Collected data
┄┄┄┄┄┄
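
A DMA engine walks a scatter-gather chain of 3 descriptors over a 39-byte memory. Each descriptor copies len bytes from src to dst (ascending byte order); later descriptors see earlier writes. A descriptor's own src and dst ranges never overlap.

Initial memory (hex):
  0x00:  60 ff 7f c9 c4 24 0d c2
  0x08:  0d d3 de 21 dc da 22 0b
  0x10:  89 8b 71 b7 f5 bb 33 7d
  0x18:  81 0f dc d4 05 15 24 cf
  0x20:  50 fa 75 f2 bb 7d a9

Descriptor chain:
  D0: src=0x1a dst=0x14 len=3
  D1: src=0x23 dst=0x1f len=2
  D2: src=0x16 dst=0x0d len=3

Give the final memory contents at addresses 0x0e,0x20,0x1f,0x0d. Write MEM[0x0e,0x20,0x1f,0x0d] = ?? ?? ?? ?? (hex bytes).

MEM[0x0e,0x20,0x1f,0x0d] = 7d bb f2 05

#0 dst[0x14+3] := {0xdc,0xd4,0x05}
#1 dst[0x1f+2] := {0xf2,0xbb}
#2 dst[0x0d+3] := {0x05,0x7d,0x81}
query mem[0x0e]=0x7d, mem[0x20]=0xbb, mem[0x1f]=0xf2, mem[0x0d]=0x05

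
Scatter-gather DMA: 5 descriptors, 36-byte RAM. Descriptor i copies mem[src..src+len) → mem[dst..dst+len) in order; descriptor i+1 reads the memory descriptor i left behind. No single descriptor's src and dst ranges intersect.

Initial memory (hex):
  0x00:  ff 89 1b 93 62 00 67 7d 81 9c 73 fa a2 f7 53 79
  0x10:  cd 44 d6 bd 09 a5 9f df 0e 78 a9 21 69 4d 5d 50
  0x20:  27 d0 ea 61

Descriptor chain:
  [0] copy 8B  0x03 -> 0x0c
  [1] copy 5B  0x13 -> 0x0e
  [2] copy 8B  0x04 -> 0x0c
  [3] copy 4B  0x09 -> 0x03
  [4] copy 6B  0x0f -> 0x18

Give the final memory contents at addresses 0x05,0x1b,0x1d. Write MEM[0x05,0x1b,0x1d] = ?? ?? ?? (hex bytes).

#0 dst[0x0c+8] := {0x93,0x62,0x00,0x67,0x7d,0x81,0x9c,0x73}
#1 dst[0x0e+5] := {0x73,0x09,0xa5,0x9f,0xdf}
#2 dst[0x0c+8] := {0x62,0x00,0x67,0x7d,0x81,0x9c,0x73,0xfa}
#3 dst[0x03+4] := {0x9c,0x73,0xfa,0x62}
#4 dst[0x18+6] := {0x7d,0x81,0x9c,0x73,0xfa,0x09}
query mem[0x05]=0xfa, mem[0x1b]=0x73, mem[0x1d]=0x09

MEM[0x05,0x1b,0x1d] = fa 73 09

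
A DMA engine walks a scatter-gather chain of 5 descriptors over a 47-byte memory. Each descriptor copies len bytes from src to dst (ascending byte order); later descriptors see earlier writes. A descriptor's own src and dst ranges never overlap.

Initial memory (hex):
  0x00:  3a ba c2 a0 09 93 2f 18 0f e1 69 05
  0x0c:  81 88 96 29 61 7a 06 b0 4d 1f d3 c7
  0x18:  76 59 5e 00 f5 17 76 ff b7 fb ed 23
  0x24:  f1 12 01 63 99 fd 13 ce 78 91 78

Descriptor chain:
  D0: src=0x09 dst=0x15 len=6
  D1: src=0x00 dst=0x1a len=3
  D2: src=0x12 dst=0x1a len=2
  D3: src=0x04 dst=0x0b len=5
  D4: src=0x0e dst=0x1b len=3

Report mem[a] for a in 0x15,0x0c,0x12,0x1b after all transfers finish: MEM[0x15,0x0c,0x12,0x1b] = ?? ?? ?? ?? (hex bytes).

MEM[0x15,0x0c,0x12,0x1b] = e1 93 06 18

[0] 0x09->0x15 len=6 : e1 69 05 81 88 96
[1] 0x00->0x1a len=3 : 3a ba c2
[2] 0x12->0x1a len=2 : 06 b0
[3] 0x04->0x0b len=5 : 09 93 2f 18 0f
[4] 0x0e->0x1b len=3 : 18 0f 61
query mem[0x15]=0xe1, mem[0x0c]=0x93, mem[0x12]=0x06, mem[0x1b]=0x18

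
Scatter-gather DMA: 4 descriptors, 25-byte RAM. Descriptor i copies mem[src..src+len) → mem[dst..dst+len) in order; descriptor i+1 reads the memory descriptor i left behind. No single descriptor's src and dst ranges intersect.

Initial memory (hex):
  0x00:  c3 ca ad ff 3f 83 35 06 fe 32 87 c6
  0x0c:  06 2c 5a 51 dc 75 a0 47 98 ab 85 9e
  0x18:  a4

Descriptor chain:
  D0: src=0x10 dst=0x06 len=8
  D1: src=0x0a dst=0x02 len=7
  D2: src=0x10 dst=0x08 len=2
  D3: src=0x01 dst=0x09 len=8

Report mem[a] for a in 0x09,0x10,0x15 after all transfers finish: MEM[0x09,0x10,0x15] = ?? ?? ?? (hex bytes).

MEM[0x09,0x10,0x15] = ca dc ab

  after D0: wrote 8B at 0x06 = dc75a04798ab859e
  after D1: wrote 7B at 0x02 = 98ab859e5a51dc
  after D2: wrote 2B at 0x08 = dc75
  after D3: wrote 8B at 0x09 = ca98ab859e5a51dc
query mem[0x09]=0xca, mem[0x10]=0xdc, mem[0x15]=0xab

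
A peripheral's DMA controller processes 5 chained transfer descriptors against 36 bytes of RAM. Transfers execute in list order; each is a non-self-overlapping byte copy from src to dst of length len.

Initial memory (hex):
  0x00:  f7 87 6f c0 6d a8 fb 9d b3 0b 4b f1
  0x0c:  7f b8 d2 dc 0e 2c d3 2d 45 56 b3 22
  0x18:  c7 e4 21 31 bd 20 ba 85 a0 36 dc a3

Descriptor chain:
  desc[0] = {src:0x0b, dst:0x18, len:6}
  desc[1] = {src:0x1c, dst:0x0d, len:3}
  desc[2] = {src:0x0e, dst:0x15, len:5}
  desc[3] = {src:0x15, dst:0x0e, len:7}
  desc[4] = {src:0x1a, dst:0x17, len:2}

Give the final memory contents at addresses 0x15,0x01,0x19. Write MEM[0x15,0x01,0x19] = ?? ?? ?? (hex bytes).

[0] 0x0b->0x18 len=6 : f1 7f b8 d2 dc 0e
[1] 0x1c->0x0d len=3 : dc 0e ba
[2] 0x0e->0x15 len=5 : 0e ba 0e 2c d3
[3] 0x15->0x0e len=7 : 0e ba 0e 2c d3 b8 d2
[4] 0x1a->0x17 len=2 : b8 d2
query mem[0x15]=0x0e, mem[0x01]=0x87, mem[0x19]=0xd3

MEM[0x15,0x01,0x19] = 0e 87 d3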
┄┄┄┄┄┄
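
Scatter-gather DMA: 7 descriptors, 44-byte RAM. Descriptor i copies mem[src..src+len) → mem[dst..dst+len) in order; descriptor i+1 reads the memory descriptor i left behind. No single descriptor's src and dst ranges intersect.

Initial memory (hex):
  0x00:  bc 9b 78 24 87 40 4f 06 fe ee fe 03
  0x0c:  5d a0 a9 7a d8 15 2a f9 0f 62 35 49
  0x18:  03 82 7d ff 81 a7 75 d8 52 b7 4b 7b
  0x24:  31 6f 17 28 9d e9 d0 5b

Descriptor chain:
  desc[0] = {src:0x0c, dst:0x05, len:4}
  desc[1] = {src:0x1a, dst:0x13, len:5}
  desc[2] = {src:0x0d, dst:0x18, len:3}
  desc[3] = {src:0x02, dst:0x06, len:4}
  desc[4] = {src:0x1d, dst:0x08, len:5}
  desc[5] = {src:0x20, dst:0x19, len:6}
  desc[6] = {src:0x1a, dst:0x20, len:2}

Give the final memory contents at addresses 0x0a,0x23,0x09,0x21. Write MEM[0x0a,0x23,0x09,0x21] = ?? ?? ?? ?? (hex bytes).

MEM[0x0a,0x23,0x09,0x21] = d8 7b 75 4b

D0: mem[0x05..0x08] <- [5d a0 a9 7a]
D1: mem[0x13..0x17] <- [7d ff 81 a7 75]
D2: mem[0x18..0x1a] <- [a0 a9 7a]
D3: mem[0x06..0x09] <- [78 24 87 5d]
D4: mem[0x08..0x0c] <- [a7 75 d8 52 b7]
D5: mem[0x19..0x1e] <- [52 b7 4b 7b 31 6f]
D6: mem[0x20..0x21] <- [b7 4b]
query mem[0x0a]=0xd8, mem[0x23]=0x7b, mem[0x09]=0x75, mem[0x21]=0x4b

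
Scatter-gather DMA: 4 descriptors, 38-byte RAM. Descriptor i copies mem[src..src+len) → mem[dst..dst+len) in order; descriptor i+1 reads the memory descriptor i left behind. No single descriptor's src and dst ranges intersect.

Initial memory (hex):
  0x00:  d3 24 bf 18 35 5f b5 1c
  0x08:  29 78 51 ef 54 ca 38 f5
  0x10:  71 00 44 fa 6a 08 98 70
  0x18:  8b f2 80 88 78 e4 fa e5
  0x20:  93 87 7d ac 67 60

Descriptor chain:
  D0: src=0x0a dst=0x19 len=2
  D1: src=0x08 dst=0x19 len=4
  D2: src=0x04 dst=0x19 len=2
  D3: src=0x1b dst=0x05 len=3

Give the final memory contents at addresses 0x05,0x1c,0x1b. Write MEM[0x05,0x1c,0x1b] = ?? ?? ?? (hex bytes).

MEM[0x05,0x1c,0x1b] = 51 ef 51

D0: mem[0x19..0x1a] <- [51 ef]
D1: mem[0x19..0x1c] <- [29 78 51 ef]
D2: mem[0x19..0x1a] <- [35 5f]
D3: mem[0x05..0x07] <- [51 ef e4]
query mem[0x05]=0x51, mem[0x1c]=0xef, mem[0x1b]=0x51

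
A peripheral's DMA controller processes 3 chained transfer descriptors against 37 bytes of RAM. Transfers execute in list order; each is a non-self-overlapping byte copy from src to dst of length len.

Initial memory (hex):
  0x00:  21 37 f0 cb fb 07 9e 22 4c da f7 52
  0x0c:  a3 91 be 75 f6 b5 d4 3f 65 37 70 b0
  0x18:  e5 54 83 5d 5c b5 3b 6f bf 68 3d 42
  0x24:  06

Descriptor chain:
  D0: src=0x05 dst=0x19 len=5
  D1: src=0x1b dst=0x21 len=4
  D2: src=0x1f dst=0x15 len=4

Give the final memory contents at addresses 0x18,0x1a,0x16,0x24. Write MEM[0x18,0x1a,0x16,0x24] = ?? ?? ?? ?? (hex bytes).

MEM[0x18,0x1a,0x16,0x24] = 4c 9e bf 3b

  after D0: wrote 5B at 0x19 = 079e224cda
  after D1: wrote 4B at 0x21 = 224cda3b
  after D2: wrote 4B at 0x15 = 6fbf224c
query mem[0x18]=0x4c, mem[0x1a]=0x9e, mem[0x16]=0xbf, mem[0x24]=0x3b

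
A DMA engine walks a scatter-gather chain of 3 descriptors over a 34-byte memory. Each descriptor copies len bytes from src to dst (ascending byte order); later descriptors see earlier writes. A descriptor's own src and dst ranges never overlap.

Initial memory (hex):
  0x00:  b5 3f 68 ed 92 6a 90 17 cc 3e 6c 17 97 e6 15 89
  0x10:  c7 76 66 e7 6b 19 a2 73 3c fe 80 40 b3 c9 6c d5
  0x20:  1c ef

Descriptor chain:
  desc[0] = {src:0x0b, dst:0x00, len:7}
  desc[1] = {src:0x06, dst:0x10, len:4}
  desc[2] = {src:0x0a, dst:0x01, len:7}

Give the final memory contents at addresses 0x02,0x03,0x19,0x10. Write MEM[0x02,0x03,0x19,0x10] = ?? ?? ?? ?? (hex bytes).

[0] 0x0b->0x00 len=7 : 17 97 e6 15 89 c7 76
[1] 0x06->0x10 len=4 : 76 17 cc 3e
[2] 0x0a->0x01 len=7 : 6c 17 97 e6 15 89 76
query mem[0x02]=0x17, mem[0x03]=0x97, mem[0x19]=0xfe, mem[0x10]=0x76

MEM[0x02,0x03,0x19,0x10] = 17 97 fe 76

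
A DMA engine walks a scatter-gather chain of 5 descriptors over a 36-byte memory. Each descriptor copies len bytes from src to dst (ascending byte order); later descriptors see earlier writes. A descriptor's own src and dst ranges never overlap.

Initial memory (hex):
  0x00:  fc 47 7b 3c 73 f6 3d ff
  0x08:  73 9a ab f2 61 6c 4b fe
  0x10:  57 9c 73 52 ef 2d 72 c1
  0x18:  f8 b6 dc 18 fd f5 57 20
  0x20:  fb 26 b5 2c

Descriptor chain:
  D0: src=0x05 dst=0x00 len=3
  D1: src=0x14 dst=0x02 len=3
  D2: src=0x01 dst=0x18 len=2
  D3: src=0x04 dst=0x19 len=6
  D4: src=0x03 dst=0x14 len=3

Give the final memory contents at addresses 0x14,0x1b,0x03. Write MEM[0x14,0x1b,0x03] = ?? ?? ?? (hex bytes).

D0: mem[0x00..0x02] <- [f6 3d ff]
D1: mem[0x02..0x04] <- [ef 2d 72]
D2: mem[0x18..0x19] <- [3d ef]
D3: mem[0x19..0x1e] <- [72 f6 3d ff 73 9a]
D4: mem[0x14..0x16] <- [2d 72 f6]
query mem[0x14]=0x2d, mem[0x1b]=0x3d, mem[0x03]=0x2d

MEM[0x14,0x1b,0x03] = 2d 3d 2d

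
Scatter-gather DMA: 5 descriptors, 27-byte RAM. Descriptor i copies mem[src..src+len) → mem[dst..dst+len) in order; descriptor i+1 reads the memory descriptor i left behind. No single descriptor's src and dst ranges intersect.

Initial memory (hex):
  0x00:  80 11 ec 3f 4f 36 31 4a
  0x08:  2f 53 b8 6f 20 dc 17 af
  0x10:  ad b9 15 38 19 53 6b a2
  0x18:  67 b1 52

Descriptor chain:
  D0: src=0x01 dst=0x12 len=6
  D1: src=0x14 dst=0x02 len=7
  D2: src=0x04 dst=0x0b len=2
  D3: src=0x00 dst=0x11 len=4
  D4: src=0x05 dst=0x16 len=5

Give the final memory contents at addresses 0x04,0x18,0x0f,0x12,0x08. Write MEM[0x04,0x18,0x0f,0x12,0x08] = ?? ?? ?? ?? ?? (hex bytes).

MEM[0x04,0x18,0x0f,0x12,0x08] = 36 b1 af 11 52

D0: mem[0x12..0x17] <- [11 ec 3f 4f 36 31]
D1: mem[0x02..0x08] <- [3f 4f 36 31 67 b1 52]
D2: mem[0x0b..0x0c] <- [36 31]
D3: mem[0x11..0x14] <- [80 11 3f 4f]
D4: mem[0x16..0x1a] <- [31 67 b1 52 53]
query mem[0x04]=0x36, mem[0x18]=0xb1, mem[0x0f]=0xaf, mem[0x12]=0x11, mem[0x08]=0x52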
┄┄┄┄┄┄
_What this task involves_. Looking at the data above, return every line from the one with "over a 39-byte" down to the one with "D2: src=0x16 dst=0x0d len=3", exactly and inclusively.

_Output for this task_.
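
A DMA engine walks a scatter-gather chain of 3 descriptors over a 39-byte memory. Each descriptor copies len bytes from src to dst (ascending byte order); later descriptors see earlier writes. A descriptor's own src and dst ranges never overlap.

Initial memory (hex):
  0x00:  60 ff 7f c9 c4 24 0d c2
  0x08:  0d d3 de 21 dc da 22 0b
  0x10:  89 8b 71 b7 f5 bb 33 7d
  0x18:  81 0f dc d4 05 15 24 cf
  0x20:  50 fa 75 f2 bb 7d a9

Descriptor chain:
  D0: src=0x1a dst=0x14 len=3
  D1: src=0x23 dst=0x1f len=2
  D2: src=0x16 dst=0x0d len=3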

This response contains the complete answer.